* The task *
Provide only the number of lines in the records below that include "routes".

== Excerpted records

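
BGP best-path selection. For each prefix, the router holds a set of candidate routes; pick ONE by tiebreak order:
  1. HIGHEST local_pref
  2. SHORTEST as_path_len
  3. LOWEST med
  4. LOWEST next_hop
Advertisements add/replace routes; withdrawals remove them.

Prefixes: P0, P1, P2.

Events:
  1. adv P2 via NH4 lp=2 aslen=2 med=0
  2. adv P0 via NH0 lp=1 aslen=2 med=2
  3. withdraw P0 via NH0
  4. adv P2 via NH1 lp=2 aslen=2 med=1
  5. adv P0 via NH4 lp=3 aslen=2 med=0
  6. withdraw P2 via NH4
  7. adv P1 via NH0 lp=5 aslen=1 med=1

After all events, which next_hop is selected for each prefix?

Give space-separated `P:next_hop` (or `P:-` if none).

Op 1: best P0=- P1=- P2=NH4
Op 2: best P0=NH0 P1=- P2=NH4
Op 3: best P0=- P1=- P2=NH4
Op 4: best P0=- P1=- P2=NH4
Op 5: best P0=NH4 P1=- P2=NH4
Op 6: best P0=NH4 P1=- P2=NH1
Op 7: best P0=NH4 P1=NH0 P2=NH1

Answer: P0:NH4 P1:NH0 P2:NH1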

====

* Answer space *
2